• What is needed: Output the entries below so that they read exactly as they do now.

• Stored items:
*** Begin section ***

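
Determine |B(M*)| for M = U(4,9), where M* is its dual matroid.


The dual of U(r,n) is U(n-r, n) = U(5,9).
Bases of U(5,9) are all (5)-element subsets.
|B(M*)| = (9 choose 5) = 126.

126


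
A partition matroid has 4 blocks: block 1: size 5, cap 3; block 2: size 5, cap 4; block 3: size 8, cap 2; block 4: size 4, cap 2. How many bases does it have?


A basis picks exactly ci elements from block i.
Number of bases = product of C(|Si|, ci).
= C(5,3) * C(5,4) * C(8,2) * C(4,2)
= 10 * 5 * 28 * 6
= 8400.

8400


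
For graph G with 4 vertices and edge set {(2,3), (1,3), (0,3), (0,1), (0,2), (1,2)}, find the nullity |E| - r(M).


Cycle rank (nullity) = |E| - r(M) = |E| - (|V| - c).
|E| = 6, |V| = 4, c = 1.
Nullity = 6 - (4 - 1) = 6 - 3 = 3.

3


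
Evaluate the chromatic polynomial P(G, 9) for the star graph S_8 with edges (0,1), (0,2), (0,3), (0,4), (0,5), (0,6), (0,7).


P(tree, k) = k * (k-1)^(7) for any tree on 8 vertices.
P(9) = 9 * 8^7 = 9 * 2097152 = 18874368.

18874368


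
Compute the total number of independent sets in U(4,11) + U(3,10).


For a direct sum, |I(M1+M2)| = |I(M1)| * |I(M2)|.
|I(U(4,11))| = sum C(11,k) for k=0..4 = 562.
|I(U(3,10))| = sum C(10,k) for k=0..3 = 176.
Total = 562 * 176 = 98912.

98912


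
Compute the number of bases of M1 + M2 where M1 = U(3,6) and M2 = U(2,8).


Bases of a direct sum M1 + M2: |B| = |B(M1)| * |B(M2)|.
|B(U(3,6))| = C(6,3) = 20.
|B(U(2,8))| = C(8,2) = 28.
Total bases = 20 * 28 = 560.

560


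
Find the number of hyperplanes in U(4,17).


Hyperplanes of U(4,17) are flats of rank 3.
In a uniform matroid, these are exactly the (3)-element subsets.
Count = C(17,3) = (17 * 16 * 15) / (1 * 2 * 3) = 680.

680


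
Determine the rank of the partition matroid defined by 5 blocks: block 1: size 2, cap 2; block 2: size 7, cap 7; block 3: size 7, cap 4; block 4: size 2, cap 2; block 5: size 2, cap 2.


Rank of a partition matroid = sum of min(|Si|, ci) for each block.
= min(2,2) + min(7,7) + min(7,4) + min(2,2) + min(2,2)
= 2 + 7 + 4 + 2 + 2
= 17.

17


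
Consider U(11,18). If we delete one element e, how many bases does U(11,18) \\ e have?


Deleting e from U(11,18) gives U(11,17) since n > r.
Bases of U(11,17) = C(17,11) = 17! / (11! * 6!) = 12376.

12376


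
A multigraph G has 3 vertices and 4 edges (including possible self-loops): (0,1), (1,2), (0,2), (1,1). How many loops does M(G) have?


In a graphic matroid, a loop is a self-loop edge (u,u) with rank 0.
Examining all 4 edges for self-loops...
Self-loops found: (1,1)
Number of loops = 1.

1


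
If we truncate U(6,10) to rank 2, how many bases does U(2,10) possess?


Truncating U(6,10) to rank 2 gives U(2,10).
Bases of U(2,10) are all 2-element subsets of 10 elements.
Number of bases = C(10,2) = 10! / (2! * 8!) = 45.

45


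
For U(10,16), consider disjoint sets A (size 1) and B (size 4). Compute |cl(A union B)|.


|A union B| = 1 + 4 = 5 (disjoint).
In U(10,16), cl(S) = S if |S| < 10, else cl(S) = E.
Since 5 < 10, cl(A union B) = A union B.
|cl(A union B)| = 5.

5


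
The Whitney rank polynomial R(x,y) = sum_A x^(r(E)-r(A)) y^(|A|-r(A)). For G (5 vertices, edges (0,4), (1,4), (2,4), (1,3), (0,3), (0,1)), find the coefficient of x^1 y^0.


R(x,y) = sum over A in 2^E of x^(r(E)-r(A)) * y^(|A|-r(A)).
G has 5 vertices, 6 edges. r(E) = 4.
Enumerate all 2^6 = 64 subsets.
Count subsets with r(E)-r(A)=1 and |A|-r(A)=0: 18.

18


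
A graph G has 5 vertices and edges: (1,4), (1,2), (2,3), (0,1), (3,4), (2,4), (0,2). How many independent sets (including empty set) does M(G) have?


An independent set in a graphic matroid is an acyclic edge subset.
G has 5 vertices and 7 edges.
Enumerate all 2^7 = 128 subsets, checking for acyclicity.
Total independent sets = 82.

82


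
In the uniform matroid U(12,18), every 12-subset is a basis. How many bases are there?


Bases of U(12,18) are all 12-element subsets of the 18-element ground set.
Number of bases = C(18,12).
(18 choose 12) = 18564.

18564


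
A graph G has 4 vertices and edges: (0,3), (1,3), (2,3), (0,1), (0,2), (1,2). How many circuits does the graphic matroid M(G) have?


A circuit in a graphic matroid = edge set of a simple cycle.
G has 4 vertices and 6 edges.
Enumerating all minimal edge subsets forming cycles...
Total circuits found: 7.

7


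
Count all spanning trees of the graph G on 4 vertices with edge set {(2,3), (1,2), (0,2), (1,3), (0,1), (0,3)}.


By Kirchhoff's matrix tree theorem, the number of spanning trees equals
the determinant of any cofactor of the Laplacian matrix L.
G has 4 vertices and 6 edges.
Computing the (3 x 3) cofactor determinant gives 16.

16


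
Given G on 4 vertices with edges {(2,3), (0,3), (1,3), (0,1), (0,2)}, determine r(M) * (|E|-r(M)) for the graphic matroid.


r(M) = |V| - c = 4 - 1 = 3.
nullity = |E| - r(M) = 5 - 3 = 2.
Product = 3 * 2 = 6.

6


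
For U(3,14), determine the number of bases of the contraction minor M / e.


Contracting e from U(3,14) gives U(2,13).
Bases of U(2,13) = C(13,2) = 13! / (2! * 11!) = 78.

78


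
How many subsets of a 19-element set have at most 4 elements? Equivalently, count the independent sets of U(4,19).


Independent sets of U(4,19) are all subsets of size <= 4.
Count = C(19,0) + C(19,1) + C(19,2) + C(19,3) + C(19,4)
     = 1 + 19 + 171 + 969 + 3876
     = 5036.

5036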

*** End section ***

• Result of the task:
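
Determine |B(M*)| for M = U(4,9), where M* is its dual matroid.


The dual of U(r,n) is U(n-r, n) = U(5,9).
Bases of U(5,9) are all (5)-element subsets.
|B(M*)| = (9 choose 5) = 126.

126


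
A partition matroid has 4 blocks: block 1: size 5, cap 3; block 2: size 5, cap 4; block 3: size 8, cap 2; block 4: size 4, cap 2. How many bases does it have?


A basis picks exactly ci elements from block i.
Number of bases = product of C(|Si|, ci).
= C(5,3) * C(5,4) * C(8,2) * C(4,2)
= 10 * 5 * 28 * 6
= 8400.

8400


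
For graph G with 4 vertices and edge set {(2,3), (1,3), (0,3), (0,1), (0,2), (1,2)}, find the nullity |E| - r(M).


Cycle rank (nullity) = |E| - r(M) = |E| - (|V| - c).
|E| = 6, |V| = 4, c = 1.
Nullity = 6 - (4 - 1) = 6 - 3 = 3.

3


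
Evaluate the chromatic polynomial P(G, 9) for the star graph S_8 with edges (0,1), (0,2), (0,3), (0,4), (0,5), (0,6), (0,7).


P(tree, k) = k * (k-1)^(7) for any tree on 8 vertices.
P(9) = 9 * 8^7 = 9 * 2097152 = 18874368.

18874368


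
Compute the total number of independent sets in U(4,11) + U(3,10).


For a direct sum, |I(M1+M2)| = |I(M1)| * |I(M2)|.
|I(U(4,11))| = sum C(11,k) for k=0..4 = 562.
|I(U(3,10))| = sum C(10,k) for k=0..3 = 176.
Total = 562 * 176 = 98912.

98912


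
Compute the number of bases of M1 + M2 where M1 = U(3,6) and M2 = U(2,8).


Bases of a direct sum M1 + M2: |B| = |B(M1)| * |B(M2)|.
|B(U(3,6))| = C(6,3) = 20.
|B(U(2,8))| = C(8,2) = 28.
Total bases = 20 * 28 = 560.

560


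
Find the number of hyperplanes in U(4,17).


Hyperplanes of U(4,17) are flats of rank 3.
In a uniform matroid, these are exactly the (3)-element subsets.
Count = C(17,3) = (17 * 16 * 15) / (1 * 2 * 3) = 680.

680


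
Determine the rank of the partition matroid defined by 5 blocks: block 1: size 2, cap 2; block 2: size 7, cap 7; block 3: size 7, cap 4; block 4: size 2, cap 2; block 5: size 2, cap 2.


Rank of a partition matroid = sum of min(|Si|, ci) for each block.
= min(2,2) + min(7,7) + min(7,4) + min(2,2) + min(2,2)
= 2 + 7 + 4 + 2 + 2
= 17.

17


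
Consider U(11,18). If we delete one element e, how many bases does U(11,18) \\ e have?


Deleting e from U(11,18) gives U(11,17) since n > r.
Bases of U(11,17) = C(17,11) = 17! / (11! * 6!) = 12376.

12376


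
A multigraph G has 3 vertices and 4 edges (including possible self-loops): (0,1), (1,2), (0,2), (1,1). How many loops does M(G) have?


In a graphic matroid, a loop is a self-loop edge (u,u) with rank 0.
Examining all 4 edges for self-loops...
Self-loops found: (1,1)
Number of loops = 1.

1


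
If we truncate U(6,10) to rank 2, how many bases does U(2,10) possess?


Truncating U(6,10) to rank 2 gives U(2,10).
Bases of U(2,10) are all 2-element subsets of 10 elements.
Number of bases = C(10,2) = 10! / (2! * 8!) = 45.

45


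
For U(10,16), consider disjoint sets A (size 1) and B (size 4). Compute |cl(A union B)|.


|A union B| = 1 + 4 = 5 (disjoint).
In U(10,16), cl(S) = S if |S| < 10, else cl(S) = E.
Since 5 < 10, cl(A union B) = A union B.
|cl(A union B)| = 5.

5


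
The Whitney rank polynomial R(x,y) = sum_A x^(r(E)-r(A)) y^(|A|-r(A)). For G (5 vertices, edges (0,4), (1,4), (2,4), (1,3), (0,3), (0,1)), find the coefficient of x^1 y^0.


R(x,y) = sum over A in 2^E of x^(r(E)-r(A)) * y^(|A|-r(A)).
G has 5 vertices, 6 edges. r(E) = 4.
Enumerate all 2^6 = 64 subsets.
Count subsets with r(E)-r(A)=1 and |A|-r(A)=0: 18.

18


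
A graph G has 5 vertices and edges: (1,4), (1,2), (2,3), (0,1), (3,4), (2,4), (0,2). How many independent sets (including empty set) does M(G) have?


An independent set in a graphic matroid is an acyclic edge subset.
G has 5 vertices and 7 edges.
Enumerate all 2^7 = 128 subsets, checking for acyclicity.
Total independent sets = 82.

82


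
In the uniform matroid U(12,18), every 12-subset is a basis. How many bases are there?


Bases of U(12,18) are all 12-element subsets of the 18-element ground set.
Number of bases = C(18,12).
(18 choose 12) = 18564.

18564


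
A graph G has 4 vertices and edges: (0,3), (1,3), (2,3), (0,1), (0,2), (1,2). How many circuits does the graphic matroid M(G) have?


A circuit in a graphic matroid = edge set of a simple cycle.
G has 4 vertices and 6 edges.
Enumerating all minimal edge subsets forming cycles...
Total circuits found: 7.

7


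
Count all spanning trees of the graph G on 4 vertices with edge set {(2,3), (1,2), (0,2), (1,3), (0,1), (0,3)}.


By Kirchhoff's matrix tree theorem, the number of spanning trees equals
the determinant of any cofactor of the Laplacian matrix L.
G has 4 vertices and 6 edges.
Computing the (3 x 3) cofactor determinant gives 16.

16


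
Given G on 4 vertices with edges {(2,3), (0,3), (1,3), (0,1), (0,2)}, determine r(M) * (|E|-r(M)) for the graphic matroid.


r(M) = |V| - c = 4 - 1 = 3.
nullity = |E| - r(M) = 5 - 3 = 2.
Product = 3 * 2 = 6.

6


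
For U(3,14), determine the number of bases of the contraction minor M / e.


Contracting e from U(3,14) gives U(2,13).
Bases of U(2,13) = C(13,2) = 13! / (2! * 11!) = 78.

78


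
How many subsets of a 19-element set have at most 4 elements? Equivalently, count the independent sets of U(4,19).


Independent sets of U(4,19) are all subsets of size <= 4.
Count = C(19,0) + C(19,1) + C(19,2) + C(19,3) + C(19,4)
     = 1 + 19 + 171 + 969 + 3876
     = 5036.

5036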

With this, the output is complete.